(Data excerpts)
#####

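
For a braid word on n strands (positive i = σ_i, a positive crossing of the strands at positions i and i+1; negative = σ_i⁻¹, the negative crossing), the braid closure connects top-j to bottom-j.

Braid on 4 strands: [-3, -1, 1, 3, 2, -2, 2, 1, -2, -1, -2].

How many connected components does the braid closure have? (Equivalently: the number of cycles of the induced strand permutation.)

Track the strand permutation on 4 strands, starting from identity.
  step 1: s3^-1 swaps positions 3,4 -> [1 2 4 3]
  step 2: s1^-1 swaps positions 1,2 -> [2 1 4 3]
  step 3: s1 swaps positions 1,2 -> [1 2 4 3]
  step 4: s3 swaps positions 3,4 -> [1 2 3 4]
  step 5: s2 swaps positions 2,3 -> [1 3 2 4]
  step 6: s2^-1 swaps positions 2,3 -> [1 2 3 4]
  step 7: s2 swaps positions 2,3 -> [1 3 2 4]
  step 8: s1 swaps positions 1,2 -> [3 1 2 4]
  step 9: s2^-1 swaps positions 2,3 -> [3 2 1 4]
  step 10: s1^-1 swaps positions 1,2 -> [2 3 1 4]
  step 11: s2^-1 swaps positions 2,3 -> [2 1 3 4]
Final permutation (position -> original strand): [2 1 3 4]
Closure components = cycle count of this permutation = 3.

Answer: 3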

#####

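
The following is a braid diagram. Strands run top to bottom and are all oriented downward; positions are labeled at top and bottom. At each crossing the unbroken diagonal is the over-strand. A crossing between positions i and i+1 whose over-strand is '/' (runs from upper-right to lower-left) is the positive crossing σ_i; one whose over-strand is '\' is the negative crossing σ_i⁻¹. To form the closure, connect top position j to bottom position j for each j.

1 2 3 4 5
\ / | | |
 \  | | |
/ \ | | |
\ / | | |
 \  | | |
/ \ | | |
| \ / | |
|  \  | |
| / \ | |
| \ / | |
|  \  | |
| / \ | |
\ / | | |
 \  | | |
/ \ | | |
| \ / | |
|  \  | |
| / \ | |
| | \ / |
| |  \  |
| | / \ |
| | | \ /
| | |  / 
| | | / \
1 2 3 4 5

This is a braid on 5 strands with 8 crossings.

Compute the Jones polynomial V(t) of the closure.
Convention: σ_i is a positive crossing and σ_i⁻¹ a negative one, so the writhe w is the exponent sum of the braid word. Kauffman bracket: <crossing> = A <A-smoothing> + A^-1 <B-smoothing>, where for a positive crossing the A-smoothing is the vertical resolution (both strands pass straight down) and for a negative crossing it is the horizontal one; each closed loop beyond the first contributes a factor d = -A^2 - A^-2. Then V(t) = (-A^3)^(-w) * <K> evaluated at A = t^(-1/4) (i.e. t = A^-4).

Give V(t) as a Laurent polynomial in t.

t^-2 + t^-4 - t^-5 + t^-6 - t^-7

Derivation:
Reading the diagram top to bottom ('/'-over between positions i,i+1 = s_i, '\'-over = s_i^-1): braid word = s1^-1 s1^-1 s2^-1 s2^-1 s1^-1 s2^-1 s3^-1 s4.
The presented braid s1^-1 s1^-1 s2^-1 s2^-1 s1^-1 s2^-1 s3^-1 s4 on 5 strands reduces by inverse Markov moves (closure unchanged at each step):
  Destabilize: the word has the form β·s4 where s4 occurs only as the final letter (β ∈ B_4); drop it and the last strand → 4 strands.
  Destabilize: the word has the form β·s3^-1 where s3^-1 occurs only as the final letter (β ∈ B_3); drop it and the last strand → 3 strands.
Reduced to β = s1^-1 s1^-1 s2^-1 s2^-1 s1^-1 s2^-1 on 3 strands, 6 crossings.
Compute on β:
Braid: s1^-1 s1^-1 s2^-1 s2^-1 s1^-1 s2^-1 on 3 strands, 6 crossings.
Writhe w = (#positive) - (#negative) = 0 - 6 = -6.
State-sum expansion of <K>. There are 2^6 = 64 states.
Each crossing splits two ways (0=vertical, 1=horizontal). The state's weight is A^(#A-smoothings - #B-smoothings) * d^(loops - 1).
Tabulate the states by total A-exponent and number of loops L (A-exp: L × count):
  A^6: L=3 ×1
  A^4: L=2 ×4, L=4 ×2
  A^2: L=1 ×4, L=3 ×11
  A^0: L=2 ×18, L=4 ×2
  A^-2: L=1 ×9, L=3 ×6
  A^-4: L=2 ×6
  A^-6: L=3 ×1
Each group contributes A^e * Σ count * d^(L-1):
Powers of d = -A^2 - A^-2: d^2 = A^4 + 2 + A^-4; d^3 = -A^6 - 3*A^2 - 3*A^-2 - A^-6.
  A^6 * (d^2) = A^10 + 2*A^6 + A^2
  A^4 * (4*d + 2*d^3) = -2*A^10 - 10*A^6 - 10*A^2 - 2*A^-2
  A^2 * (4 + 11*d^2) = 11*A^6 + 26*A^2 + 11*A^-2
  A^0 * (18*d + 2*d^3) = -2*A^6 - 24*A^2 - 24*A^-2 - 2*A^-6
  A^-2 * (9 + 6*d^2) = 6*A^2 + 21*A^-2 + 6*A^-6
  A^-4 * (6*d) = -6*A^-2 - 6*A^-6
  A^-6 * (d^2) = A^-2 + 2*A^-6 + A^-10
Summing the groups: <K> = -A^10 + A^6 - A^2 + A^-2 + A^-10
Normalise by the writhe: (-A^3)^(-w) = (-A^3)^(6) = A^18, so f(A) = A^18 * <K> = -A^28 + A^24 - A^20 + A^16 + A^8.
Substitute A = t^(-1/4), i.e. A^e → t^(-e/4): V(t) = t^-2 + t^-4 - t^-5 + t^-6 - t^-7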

#####

#### What you will do
Both end lines included, restate word for word the lines above from the line with "For a braid" to the line with "2, 1, -2, -1, -2].", and nothing else.

#### Written response
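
For a braid word on n strands (positive i = σ_i, a positive crossing of the strands at positions i and i+1; negative = σ_i⁻¹, the negative crossing), the braid closure connects top-j to bottom-j.

Braid on 4 strands: [-3, -1, 1, 3, 2, -2, 2, 1, -2, -1, -2].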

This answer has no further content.